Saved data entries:
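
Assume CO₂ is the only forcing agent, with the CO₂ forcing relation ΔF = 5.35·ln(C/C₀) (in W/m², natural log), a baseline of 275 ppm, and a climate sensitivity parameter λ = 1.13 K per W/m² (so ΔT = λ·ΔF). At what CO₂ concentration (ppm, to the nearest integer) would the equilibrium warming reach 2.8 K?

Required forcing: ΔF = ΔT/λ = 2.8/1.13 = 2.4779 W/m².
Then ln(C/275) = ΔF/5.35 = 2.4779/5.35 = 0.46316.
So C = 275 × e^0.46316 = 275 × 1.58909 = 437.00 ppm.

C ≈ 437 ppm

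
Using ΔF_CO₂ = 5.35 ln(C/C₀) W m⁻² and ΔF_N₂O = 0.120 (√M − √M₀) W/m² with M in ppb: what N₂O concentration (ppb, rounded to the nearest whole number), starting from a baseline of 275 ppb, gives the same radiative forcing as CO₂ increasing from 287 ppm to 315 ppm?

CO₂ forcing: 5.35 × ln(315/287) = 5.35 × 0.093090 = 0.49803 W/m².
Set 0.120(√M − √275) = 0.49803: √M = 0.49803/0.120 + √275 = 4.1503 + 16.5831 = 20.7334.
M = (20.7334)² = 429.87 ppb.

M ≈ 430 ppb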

==

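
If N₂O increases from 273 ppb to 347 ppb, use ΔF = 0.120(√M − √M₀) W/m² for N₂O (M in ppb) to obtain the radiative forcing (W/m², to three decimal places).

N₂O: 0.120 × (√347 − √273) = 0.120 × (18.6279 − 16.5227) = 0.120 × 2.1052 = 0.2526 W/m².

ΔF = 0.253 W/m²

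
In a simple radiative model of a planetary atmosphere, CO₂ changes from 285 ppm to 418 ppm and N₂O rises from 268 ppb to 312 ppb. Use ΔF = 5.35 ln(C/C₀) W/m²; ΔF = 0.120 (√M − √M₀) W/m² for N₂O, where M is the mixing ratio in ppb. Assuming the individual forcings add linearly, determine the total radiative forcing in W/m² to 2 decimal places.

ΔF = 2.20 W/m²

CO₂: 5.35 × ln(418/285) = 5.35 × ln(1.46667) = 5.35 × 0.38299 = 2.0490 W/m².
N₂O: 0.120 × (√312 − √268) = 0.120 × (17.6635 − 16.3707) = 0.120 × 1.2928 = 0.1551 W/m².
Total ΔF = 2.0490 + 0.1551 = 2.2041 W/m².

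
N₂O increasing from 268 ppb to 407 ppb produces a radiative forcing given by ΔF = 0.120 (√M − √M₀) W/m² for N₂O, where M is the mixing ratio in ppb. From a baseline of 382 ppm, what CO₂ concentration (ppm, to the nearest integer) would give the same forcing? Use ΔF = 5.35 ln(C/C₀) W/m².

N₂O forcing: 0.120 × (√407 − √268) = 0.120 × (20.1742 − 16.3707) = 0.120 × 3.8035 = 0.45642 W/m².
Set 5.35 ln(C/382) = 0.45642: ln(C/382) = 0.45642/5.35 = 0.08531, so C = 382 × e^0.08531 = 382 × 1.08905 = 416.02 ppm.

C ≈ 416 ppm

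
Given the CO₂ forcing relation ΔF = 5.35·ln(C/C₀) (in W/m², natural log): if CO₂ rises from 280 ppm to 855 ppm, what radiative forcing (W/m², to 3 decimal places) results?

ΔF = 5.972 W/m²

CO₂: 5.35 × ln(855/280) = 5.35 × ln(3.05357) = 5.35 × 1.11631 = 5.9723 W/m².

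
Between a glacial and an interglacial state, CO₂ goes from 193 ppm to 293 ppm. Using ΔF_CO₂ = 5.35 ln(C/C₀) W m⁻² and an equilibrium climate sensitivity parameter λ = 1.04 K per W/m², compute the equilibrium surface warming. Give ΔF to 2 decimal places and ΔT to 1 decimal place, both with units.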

▶ **Problem requirements**: Scan the records above for the lines holding "In a simple" and "Between a glacial". Transcribe those two and every line between them word for word, and no others.

▶ **Your solution**:
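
In a simple radiative model of a planetary atmosphere, CO₂ changes from 285 ppm to 418 ppm and N₂O rises from 268 ppb to 312 ppb. Use ΔF = 5.35 ln(C/C₀) W/m²; ΔF = 0.120 (√M − √M₀) W/m² for N₂O, where M is the mixing ratio in ppb. Assuming the individual forcings add linearly, determine the total radiative forcing in W/m² to 2 decimal places.

ΔF = 2.20 W/m²

CO₂: 5.35 × ln(418/285) = 5.35 × ln(1.46667) = 5.35 × 0.38299 = 2.0490 W/m².
N₂O: 0.120 × (√312 − √268) = 0.120 × (17.6635 − 16.3707) = 0.120 × 1.2928 = 0.1551 W/m².
Total ΔF = 2.0490 + 0.1551 = 2.2041 W/m².

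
N₂O increasing from 268 ppb to 407 ppb produces a radiative forcing given by ΔF = 0.120 (√M − √M₀) W/m² for N₂O, where M is the mixing ratio in ppb. From a baseline of 382 ppm, what CO₂ concentration (ppm, to the nearest integer) would give the same forcing? Use ΔF = 5.35 ln(C/C₀) W/m².

N₂O forcing: 0.120 × (√407 − √268) = 0.120 × (20.1742 − 16.3707) = 0.120 × 3.8035 = 0.45642 W/m².
Set 5.35 ln(C/382) = 0.45642: ln(C/382) = 0.45642/5.35 = 0.08531, so C = 382 × e^0.08531 = 382 × 1.08905 = 416.02 ppm.

C ≈ 416 ppm

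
Given the CO₂ forcing relation ΔF = 5.35·ln(C/C₀) (in W/m², natural log): if CO₂ rises from 280 ppm to 855 ppm, what radiative forcing (W/m², to 3 decimal places) results?

ΔF = 5.972 W/m²

CO₂: 5.35 × ln(855/280) = 5.35 × ln(3.05357) = 5.35 × 1.11631 = 5.9723 W/m².

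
Between a glacial and an interglacial state, CO₂ goes from 193 ppm to 293 ppm. Using ΔF_CO₂ = 5.35 ln(C/C₀) W m⁻² and an equilibrium climate sensitivity parameter λ = 1.04 K per W/m², compute the equilibrium surface warming. Give ΔF to 2 decimal places and ΔT to 1 decimal place, both with units.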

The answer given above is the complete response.